Work task:
Write down, unchanged, the entries from the first line through the line holding "Particle 3: position=15, velocity=3". Include no other line.
== Data in this exercise
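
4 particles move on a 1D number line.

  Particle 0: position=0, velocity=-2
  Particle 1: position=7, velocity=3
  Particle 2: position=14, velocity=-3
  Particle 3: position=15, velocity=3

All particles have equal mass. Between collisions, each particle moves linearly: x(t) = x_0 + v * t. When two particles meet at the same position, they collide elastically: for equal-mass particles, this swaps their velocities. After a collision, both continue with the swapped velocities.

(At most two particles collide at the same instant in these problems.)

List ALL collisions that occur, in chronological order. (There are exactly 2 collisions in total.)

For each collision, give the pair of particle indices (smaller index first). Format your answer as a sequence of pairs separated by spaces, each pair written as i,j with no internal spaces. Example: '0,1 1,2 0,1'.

Answer: 1,2 0,1

Derivation:
Collision at t=7/6: particles 1 and 2 swap velocities; positions: p0=-7/3 p1=21/2 p2=21/2 p3=37/2; velocities now: v0=-2 v1=-3 v2=3 v3=3
Collision at t=14: particles 0 and 1 swap velocities; positions: p0=-28 p1=-28 p2=49 p3=57; velocities now: v0=-3 v1=-2 v2=3 v3=3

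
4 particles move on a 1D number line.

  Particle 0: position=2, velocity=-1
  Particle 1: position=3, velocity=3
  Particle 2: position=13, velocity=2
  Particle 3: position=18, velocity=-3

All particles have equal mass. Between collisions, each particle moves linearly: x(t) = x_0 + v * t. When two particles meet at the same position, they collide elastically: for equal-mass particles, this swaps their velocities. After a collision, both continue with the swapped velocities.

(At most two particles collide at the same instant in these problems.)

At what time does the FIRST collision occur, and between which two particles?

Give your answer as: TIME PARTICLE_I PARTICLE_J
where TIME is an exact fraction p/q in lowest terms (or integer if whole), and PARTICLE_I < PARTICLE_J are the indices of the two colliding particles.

Answer: 1 2 3

Derivation:
Pair (0,1): pos 2,3 vel -1,3 -> not approaching (rel speed -4 <= 0)
Pair (1,2): pos 3,13 vel 3,2 -> gap=10, closing at 1/unit, collide at t=10
Pair (2,3): pos 13,18 vel 2,-3 -> gap=5, closing at 5/unit, collide at t=1
Earliest collision: t=1 between 2 and 3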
====
Response box:
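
4 particles move on a 1D number line.

  Particle 0: position=0, velocity=-2
  Particle 1: position=7, velocity=3
  Particle 2: position=14, velocity=-3
  Particle 3: position=15, velocity=3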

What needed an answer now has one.